**DIRECTIONS:** Copy the listing below in full, exactly as given.

**THE DATA:**
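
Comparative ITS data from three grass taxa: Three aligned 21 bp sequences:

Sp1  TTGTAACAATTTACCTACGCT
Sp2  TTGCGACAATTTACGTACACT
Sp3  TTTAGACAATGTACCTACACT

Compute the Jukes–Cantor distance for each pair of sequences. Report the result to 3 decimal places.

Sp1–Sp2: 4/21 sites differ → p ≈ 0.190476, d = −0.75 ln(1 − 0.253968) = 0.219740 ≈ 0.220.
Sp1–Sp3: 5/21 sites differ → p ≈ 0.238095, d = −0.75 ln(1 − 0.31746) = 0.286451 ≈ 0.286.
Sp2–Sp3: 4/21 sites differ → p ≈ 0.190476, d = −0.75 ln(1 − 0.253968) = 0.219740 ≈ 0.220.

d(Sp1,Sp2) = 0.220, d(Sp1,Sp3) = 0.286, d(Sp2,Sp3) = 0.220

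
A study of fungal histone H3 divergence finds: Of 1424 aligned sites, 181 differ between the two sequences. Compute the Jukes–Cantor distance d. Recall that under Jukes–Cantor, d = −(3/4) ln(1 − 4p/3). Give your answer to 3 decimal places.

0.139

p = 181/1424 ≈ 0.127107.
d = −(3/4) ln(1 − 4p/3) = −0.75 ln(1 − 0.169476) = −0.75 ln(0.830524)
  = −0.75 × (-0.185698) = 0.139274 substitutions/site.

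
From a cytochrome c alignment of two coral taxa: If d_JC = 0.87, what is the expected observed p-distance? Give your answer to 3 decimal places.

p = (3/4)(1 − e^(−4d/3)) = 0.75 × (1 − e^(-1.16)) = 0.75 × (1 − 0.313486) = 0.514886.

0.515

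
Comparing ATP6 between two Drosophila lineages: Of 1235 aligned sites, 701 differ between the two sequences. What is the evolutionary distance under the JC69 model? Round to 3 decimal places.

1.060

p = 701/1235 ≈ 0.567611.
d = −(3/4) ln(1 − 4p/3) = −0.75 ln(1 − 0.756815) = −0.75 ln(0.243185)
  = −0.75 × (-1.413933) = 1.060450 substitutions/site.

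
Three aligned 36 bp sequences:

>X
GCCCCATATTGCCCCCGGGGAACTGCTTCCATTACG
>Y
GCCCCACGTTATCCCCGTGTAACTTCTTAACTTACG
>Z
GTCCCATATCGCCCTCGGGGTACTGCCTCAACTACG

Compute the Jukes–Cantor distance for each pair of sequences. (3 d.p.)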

**THE COMPLETED TASK:**
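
Comparative ITS data from three grass taxa: Three aligned 21 bp sequences:

Sp1  TTGTAACAATTTACCTACGCT
Sp2  TTGCGACAATTTACGTACACT
Sp3  TTTAGACAATGTACCTACACT

Compute the Jukes–Cantor distance for each pair of sequences. Report the result to 3 decimal places.

Sp1–Sp2: 4/21 sites differ → p ≈ 0.190476, d = −0.75 ln(1 − 0.253968) = 0.219740 ≈ 0.220.
Sp1–Sp3: 5/21 sites differ → p ≈ 0.238095, d = −0.75 ln(1 − 0.31746) = 0.286451 ≈ 0.286.
Sp2–Sp3: 4/21 sites differ → p ≈ 0.190476, d = −0.75 ln(1 − 0.253968) = 0.219740 ≈ 0.220.

d(Sp1,Sp2) = 0.220, d(Sp1,Sp3) = 0.286, d(Sp2,Sp3) = 0.220

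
A study of fungal histone H3 divergence finds: Of 1424 aligned sites, 181 differ between the two sequences. Compute the Jukes–Cantor distance d. Recall that under Jukes–Cantor, d = −(3/4) ln(1 − 4p/3). Give your answer to 3 decimal places.

0.139

p = 181/1424 ≈ 0.127107.
d = −(3/4) ln(1 − 4p/3) = −0.75 ln(1 − 0.169476) = −0.75 ln(0.830524)
  = −0.75 × (-0.185698) = 0.139274 substitutions/site.

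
From a cytochrome c alignment of two coral taxa: If d_JC = 0.87, what is the expected observed p-distance? Give your answer to 3 decimal places.

p = (3/4)(1 − e^(−4d/3)) = 0.75 × (1 − e^(-1.16)) = 0.75 × (1 − 0.313486) = 0.514886.

0.515

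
Comparing ATP6 between two Drosophila lineages: Of 1235 aligned sites, 701 differ between the two sequences. What is the evolutionary distance under the JC69 model? Round to 3 decimal places.

1.060

p = 701/1235 ≈ 0.567611.
d = −(3/4) ln(1 − 4p/3) = −0.75 ln(1 − 0.756815) = −0.75 ln(0.243185)
  = −0.75 × (-1.413933) = 1.060450 substitutions/site.

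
Three aligned 36 bp sequences:

>X
GCCCCATATTGCCCCCGGGGAACTGCTTCCATTACG
>Y
GCCCCACGTTATCCCCGTGTAACTTCTTAACTTACG
>Z
GTCCCATATCGCCCTCGGGGTACTGCCTCAACTACG

Compute the Jukes–Cantor distance for each pair of sequences. (3 d.p.)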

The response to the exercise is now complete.